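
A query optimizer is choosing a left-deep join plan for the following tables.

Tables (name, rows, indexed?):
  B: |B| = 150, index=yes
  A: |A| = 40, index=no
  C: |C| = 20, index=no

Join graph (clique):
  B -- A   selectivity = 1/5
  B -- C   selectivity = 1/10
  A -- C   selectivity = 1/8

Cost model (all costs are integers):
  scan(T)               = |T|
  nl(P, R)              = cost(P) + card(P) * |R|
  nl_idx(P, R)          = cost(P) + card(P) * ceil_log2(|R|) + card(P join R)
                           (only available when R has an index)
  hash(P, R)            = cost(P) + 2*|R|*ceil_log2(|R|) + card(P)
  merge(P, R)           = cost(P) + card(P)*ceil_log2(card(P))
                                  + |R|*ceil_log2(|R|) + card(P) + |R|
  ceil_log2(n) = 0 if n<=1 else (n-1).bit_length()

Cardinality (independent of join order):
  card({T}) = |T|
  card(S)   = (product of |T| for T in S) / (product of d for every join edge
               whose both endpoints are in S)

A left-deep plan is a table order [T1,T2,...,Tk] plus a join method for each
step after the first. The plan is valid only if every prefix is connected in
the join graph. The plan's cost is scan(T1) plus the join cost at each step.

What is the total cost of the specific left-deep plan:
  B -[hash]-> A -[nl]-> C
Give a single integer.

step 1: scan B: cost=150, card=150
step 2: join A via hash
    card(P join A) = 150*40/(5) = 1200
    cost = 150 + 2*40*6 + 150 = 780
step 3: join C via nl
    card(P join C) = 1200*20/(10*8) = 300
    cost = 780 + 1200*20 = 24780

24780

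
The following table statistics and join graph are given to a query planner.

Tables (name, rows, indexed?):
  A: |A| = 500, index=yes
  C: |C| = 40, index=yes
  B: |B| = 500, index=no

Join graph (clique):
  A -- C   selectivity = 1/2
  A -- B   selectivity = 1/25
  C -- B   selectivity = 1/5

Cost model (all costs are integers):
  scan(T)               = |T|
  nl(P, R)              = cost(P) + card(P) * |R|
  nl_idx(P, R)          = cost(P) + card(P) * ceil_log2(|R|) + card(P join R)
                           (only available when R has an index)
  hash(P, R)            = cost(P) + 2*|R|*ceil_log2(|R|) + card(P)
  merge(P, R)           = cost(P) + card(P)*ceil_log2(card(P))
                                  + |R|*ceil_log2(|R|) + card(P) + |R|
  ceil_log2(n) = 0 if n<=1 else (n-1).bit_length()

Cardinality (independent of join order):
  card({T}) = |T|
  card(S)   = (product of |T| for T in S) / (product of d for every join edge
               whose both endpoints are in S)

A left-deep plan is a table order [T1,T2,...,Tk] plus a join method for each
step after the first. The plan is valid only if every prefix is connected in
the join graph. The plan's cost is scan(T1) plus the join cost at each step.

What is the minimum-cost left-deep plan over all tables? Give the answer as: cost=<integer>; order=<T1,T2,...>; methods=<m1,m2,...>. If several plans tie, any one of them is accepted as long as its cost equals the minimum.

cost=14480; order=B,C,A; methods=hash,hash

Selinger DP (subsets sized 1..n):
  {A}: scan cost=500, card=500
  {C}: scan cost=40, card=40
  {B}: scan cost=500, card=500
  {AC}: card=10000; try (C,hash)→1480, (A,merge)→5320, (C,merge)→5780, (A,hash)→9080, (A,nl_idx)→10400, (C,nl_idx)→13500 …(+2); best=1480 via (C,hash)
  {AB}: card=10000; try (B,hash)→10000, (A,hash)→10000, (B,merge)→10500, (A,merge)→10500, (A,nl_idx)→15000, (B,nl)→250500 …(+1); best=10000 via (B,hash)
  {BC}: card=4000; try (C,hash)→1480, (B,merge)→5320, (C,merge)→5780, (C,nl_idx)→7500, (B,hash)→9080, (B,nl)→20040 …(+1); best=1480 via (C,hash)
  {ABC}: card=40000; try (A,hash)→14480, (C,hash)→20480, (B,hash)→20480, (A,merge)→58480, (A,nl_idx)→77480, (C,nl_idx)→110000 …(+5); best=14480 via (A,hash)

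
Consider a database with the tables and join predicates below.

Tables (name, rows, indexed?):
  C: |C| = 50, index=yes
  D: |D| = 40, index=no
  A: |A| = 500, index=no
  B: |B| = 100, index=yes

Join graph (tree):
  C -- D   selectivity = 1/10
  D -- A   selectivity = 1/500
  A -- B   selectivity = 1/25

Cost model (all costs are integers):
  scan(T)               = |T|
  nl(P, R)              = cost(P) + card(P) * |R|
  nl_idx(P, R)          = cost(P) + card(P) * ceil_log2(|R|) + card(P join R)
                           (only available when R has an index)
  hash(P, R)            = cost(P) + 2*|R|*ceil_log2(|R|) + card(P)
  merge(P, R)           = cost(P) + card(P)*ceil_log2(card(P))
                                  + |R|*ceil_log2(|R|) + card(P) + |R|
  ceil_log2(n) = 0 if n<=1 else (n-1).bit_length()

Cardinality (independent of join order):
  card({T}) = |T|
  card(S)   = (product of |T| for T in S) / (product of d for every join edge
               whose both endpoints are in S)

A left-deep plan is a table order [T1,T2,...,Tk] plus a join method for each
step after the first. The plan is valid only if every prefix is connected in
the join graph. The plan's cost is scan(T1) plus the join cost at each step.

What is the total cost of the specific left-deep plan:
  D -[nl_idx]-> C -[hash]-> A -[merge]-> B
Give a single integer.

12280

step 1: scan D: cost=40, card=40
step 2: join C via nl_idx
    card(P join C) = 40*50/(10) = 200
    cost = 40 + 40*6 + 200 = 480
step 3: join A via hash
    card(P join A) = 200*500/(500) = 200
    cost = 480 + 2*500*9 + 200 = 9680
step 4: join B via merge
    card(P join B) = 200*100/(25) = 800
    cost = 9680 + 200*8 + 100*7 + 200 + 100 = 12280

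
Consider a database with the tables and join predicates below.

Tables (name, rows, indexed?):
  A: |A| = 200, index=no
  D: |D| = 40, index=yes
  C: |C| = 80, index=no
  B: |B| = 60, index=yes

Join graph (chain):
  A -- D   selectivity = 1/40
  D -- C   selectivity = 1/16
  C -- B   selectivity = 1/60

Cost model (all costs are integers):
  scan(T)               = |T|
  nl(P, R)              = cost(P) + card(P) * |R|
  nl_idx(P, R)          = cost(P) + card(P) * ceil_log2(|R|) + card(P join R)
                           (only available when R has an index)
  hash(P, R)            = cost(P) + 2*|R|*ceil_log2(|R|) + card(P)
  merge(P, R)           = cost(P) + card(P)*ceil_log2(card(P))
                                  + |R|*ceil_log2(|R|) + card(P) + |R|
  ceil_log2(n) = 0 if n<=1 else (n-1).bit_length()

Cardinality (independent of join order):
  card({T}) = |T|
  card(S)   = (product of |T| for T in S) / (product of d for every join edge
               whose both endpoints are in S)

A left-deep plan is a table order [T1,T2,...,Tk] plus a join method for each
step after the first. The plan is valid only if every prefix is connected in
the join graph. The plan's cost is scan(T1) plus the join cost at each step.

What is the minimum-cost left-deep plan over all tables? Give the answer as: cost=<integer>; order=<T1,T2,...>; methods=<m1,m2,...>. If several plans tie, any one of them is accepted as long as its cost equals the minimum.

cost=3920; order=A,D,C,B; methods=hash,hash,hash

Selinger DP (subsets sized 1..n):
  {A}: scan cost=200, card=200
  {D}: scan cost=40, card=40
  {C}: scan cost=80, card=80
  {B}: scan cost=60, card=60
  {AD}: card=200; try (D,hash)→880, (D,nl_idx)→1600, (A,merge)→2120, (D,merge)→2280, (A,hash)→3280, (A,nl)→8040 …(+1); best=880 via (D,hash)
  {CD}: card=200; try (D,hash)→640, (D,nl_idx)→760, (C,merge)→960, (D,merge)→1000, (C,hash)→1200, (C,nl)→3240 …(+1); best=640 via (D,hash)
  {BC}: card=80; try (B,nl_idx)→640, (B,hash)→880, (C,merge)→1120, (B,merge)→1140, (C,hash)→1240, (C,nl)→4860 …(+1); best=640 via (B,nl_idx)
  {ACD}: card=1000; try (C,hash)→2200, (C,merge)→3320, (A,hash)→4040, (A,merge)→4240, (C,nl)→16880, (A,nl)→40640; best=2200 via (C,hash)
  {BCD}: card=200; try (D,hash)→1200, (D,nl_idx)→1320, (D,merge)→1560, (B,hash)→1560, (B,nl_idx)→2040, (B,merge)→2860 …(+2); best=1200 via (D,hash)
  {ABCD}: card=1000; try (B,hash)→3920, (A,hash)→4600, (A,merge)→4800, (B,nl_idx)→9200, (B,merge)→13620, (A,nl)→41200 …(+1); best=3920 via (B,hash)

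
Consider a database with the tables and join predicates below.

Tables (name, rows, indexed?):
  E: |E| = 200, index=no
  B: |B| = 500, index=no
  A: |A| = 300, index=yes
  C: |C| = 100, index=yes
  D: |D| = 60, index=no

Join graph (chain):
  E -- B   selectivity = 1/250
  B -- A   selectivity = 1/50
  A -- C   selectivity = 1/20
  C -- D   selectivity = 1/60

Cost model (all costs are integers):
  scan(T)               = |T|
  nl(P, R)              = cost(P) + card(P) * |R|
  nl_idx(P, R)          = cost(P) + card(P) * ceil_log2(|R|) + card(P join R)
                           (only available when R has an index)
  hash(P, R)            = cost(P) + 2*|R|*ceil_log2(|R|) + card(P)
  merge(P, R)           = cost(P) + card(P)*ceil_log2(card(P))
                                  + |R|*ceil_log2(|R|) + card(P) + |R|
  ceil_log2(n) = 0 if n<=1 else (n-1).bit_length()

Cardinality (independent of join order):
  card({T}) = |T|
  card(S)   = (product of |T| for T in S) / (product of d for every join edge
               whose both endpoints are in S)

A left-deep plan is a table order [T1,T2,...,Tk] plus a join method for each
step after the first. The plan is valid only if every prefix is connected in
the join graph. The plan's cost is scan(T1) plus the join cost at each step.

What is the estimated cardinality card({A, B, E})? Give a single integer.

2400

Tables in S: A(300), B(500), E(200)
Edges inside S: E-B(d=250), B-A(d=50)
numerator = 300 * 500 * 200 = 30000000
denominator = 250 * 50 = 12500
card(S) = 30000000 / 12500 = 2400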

- - -

__What is being asked__:
Would you reproduce, word for word, the lines from the one holding "D: |D| = 60, index=no" through the final line of the entries, both included?

__Response for this exercise__:
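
  D: |D| = 60, index=no

Join graph (chain):
  E -- B   selectivity = 1/250
  B -- A   selectivity = 1/50
  A -- C   selectivity = 1/20
  C -- D   selectivity = 1/60

Cost model (all costs are integers):
  scan(T)               = |T|
  nl(P, R)              = cost(P) + card(P) * |R|
  nl_idx(P, R)          = cost(P) + card(P) * ceil_log2(|R|) + card(P join R)
                           (only available when R has an index)
  hash(P, R)            = cost(P) + 2*|R|*ceil_log2(|R|) + card(P)
  merge(P, R)           = cost(P) + card(P)*ceil_log2(card(P))
                                  + |R|*ceil_log2(|R|) + card(P) + |R|
  ceil_log2(n) = 0 if n<=1 else (n-1).bit_length()

Cardinality (independent of join order):
  card({T}) = |T|
  card(S)   = (product of |T| for T in S) / (product of d for every join edge
               whose both endpoints are in S)

A left-deep plan is a table order [T1,T2,...,Tk] plus a join method for each
step after the first. The plan is valid only if every prefix is connected in
the join graph. The plan's cost is scan(T1) plus the join cost at each step.

What is the estimated cardinality card({A, B, E})? Give a single integer.

2400

Tables in S: A(300), B(500), E(200)
Edges inside S: E-B(d=250), B-A(d=50)
numerator = 300 * 500 * 200 = 30000000
denominator = 250 * 50 = 12500
card(S) = 30000000 / 12500 = 2400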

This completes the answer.